■ What to produce:
Please write each record out again word for word.
Exercise data START
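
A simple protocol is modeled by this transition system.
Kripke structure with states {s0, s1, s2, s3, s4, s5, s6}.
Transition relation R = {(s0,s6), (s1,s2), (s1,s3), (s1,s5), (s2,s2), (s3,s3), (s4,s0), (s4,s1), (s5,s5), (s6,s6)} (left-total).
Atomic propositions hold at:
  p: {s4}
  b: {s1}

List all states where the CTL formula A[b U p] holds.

A[b U p]: least fixpoint, start Z0 = Sat(p) = {s4}, add states in Sat(b) with every successor in Z. Already a fixed point.
Sat(A[b U p]) = {s4}

{s4}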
Exercise data END
■ Output of the exercise:
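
A simple protocol is modeled by this transition system.
Kripke structure with states {s0, s1, s2, s3, s4, s5, s6}.
Transition relation R = {(s0,s6), (s1,s2), (s1,s3), (s1,s5), (s2,s2), (s3,s3), (s4,s0), (s4,s1), (s5,s5), (s6,s6)} (left-total).
Atomic propositions hold at:
  p: {s4}
  b: {s1}

List all states where the CTL formula A[b U p] holds.

A[b U p]: least fixpoint, start Z0 = Sat(p) = {s4}, add states in Sat(b) with every successor in Z. Already a fixed point.
Sat(A[b U p]) = {s4}

{s4}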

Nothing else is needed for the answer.